::: Data supplied

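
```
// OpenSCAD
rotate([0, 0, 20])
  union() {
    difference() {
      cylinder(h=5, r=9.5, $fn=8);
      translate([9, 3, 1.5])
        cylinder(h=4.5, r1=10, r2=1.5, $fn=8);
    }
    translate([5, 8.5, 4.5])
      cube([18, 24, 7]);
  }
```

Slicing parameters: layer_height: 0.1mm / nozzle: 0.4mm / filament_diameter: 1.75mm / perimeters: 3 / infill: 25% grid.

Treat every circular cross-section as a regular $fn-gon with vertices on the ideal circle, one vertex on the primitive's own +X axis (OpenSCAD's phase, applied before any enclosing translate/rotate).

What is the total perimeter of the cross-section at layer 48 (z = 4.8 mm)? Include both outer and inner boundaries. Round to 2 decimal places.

At z = 4.8 mm: the cylinder: section is a regular 8-gon, circumradius r=9.5 (perimeter = 2·8·9.500·sin(180°/8) = 58.17 mm); the cone at (9, 3) contributes a regular 8-gon of circumradius 3.767 (interpolated between r1=10 and r2=1.5 at t=0.733) (perimeter = 2·8·3.767·sin(180°/8) = 23.06 mm); Taking the first minus the rest: starting from the r=9.5 cylinder, the cone at (9, 3) partially overlaps it — only the 15.16 mm² overlap (of its 40.13 mm²) is removed, clipping the outline — boundary = 60.64 mm; the cube at (5, 8.5) (footprint 18×24) is included at this height (perimeter 84.00 mm); Combining (union): the 2 present regions are separate (no shared area or edge), so areas and boundary lengths simply add and each stays a separate island — boundary = 144.64 mm; (rotated 20° about Z; rotation is an isometry so areas/perimeters/island counts are preserved). Overall, the cross-section has 2 separate islands. Total boundary length (outer) = 144.64 mm.

144.64 mm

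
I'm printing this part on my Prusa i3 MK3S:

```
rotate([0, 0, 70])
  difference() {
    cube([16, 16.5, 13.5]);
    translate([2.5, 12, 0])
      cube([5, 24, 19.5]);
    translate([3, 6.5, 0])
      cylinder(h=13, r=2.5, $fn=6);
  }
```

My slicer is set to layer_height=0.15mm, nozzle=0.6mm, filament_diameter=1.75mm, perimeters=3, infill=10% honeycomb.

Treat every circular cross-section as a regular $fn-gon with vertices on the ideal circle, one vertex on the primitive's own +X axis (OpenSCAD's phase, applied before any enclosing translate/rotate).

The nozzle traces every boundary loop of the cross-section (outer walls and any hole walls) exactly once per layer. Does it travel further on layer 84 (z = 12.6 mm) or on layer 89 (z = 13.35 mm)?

layer 84 (z = 12.6 mm)

Layer 84 (z = 12.6): the cube (footprint 16×16.5) is included at this height (perimeter 65.00 mm); the cube at (2.5, 12) (footprint 5×24) is included at this height (perimeter 58.00 mm); the r=2.5 cylinder at (3, 6.5) contributes a regular 6-gon of circumradius 2.5 (perimeter = 2·6·2.500·sin(180°/6) = 15.00 mm); Subtracting the remaining from the first: starting from the 16×16.5 cube, the 5×24 cube at (2.5, 12) partially overlaps it — only the 22.50 mm² overlap (of its 120.00 mm²) is removed, clipping the outline; the r=2.5 cylinder at (3, 6.5) lies wholly inside it (removes its full 16.24 mm² and its 15.00 mm outline becomes a hole wall) — boundary (outer + 1 inner loop) = 89.00 mm; (whole slice rotated 70° about Z — lengths, areas and connectivity unchanged). So its perimeter = 89.00 mm. Layer 89 (z = 13.35): the 16×16.5 cube contributes its full rectangle (perimeter 65.00 mm); the cube at (2.5, 12) is present — its section is the full 5×24 rectangle (perimeter 58.00 mm); the cylinder at (3, 6.5) does not reach this height (z outside [0, 13]); After the difference (first − rest): starting from the 16×16.5 cube, the 5×24 cube at (2.5, 12) partially overlaps it — only the 22.50 mm² overlap (of its 120.00 mm²) is removed, clipping the outline — boundary = 74.00 mm; (rotated 70° about Z; rotation is an isometry so areas/perimeters/island counts are preserved). So its perimeter = 74.00 mm. Layer 84 is larger (89.00 vs 74.00 mm).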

::::::

Exercise: Transcribe all of the material exactly as it was written.

Exercise response:
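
```
// OpenSCAD
rotate([0, 0, 20])
  union() {
    difference() {
      cylinder(h=5, r=9.5, $fn=8);
      translate([9, 3, 1.5])
        cylinder(h=4.5, r1=10, r2=1.5, $fn=8);
    }
    translate([5, 8.5, 4.5])
      cube([18, 24, 7]);
  }
```

Slicing parameters: layer_height: 0.1mm / nozzle: 0.4mm / filament_diameter: 1.75mm / perimeters: 3 / infill: 25% grid.

Treat every circular cross-section as a regular $fn-gon with vertices on the ideal circle, one vertex on the primitive's own +X axis (OpenSCAD's phase, applied before any enclosing translate/rotate).

What is the total perimeter of the cross-section at layer 48 (z = 4.8 mm)? Include both outer and inner boundaries. Round to 2 decimal places.

At z = 4.8 mm: the cylinder: section is a regular 8-gon, circumradius r=9.5 (perimeter = 2·8·9.500·sin(180°/8) = 58.17 mm); the cone at (9, 3) contributes a regular 8-gon of circumradius 3.767 (interpolated between r1=10 and r2=1.5 at t=0.733) (perimeter = 2·8·3.767·sin(180°/8) = 23.06 mm); Taking the first minus the rest: starting from the r=9.5 cylinder, the cone at (9, 3) partially overlaps it — only the 15.16 mm² overlap (of its 40.13 mm²) is removed, clipping the outline — boundary = 60.64 mm; the cube at (5, 8.5) (footprint 18×24) is included at this height (perimeter 84.00 mm); Combining (union): the 2 present regions are separate (no shared area or edge), so areas and boundary lengths simply add and each stays a separate island — boundary = 144.64 mm; (rotated 20° about Z; rotation is an isometry so areas/perimeters/island counts are preserved). Overall, the cross-section has 2 separate islands. Total boundary length (outer) = 144.64 mm.

144.64 mm

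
I'm printing this part on my Prusa i3 MK3S:

```
rotate([0, 0, 70])
  difference() {
    cube([16, 16.5, 13.5]);
    translate([2.5, 12, 0])
      cube([5, 24, 19.5]);
    translate([3, 6.5, 0])
      cylinder(h=13, r=2.5, $fn=6);
  }
```

My slicer is set to layer_height=0.15mm, nozzle=0.6mm, filament_diameter=1.75mm, perimeters=3, infill=10% honeycomb.

Treat every circular cross-section as a regular $fn-gon with vertices on the ideal circle, one vertex on the primitive's own +X axis (OpenSCAD's phase, applied before any enclosing translate/rotate).

The nozzle traces every boundary loop of the cross-section (outer walls and any hole walls) exactly once per layer. Does it travel further on layer 84 (z = 12.6 mm) or on layer 89 (z = 13.35 mm)?

layer 84 (z = 12.6 mm)

Layer 84 (z = 12.6): the cube (footprint 16×16.5) is included at this height (perimeter 65.00 mm); the cube at (2.5, 12) (footprint 5×24) is included at this height (perimeter 58.00 mm); the r=2.5 cylinder at (3, 6.5) contributes a regular 6-gon of circumradius 2.5 (perimeter = 2·6·2.500·sin(180°/6) = 15.00 mm); Subtracting the remaining from the first: starting from the 16×16.5 cube, the 5×24 cube at (2.5, 12) partially overlaps it — only the 22.50 mm² overlap (of its 120.00 mm²) is removed, clipping the outline; the r=2.5 cylinder at (3, 6.5) lies wholly inside it (removes its full 16.24 mm² and its 15.00 mm outline becomes a hole wall) — boundary (outer + 1 inner loop) = 89.00 mm; (whole slice rotated 70° about Z — lengths, areas and connectivity unchanged). So its perimeter = 89.00 mm. Layer 89 (z = 13.35): the 16×16.5 cube contributes its full rectangle (perimeter 65.00 mm); the cube at (2.5, 12) is present — its section is the full 5×24 rectangle (perimeter 58.00 mm); the cylinder at (3, 6.5) does not reach this height (z outside [0, 13]); After the difference (first − rest): starting from the 16×16.5 cube, the 5×24 cube at (2.5, 12) partially overlaps it — only the 22.50 mm² overlap (of its 120.00 mm²) is removed, clipping the outline — boundary = 74.00 mm; (rotated 70° about Z; rotation is an isometry so areas/perimeters/island counts are preserved). So its perimeter = 74.00 mm. Layer 84 is larger (89.00 vs 74.00 mm).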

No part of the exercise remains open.